● WORK INSTRUCTIONS
Copy the records below exactly.

---------- RECORDS SUPPLIED

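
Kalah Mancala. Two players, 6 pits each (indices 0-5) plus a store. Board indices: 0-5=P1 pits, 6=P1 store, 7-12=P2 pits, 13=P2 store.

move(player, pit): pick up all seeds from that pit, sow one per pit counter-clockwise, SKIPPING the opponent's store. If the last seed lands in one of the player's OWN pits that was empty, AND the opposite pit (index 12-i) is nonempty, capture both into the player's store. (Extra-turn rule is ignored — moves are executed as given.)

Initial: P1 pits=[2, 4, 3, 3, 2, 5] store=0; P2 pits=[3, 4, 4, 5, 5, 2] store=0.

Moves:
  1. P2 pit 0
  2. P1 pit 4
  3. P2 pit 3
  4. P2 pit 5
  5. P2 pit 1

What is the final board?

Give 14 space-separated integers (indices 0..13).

Move 1: P2 pit0 -> P1=[2,4,3,3,2,5](0) P2=[0,5,5,6,5,2](0)
Move 2: P1 pit4 -> P1=[2,4,3,3,0,6](1) P2=[0,5,5,6,5,2](0)
Move 3: P2 pit3 -> P1=[3,5,4,3,0,6](1) P2=[0,5,5,0,6,3](1)
Move 4: P2 pit5 -> P1=[4,6,4,3,0,6](1) P2=[0,5,5,0,6,0](2)
Move 5: P2 pit1 -> P1=[4,6,4,3,0,6](1) P2=[0,0,6,1,7,1](3)

Answer: 4 6 4 3 0 6 1 0 0 6 1 7 1 3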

--------------------

● YOUR RESPONSE
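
Kalah Mancala. Two players, 6 pits each (indices 0-5) plus a store. Board indices: 0-5=P1 pits, 6=P1 store, 7-12=P2 pits, 13=P2 store.

move(player, pit): pick up all seeds from that pit, sow one per pit counter-clockwise, SKIPPING the opponent's store. If the last seed lands in one of the player's OWN pits that was empty, AND the opposite pit (index 12-i) is nonempty, capture both into the player's store. (Extra-turn rule is ignored — moves are executed as given.)

Initial: P1 pits=[2, 4, 3, 3, 2, 5] store=0; P2 pits=[3, 4, 4, 5, 5, 2] store=0.

Moves:
  1. P2 pit 0
  2. P1 pit 4
  3. P2 pit 3
  4. P2 pit 5
  5. P2 pit 1

What is the final board?

Give 14 space-separated integers (indices 0..13).

Move 1: P2 pit0 -> P1=[2,4,3,3,2,5](0) P2=[0,5,5,6,5,2](0)
Move 2: P1 pit4 -> P1=[2,4,3,3,0,6](1) P2=[0,5,5,6,5,2](0)
Move 3: P2 pit3 -> P1=[3,5,4,3,0,6](1) P2=[0,5,5,0,6,3](1)
Move 4: P2 pit5 -> P1=[4,6,4,3,0,6](1) P2=[0,5,5,0,6,0](2)
Move 5: P2 pit1 -> P1=[4,6,4,3,0,6](1) P2=[0,0,6,1,7,1](3)

Answer: 4 6 4 3 0 6 1 0 0 6 1 7 1 3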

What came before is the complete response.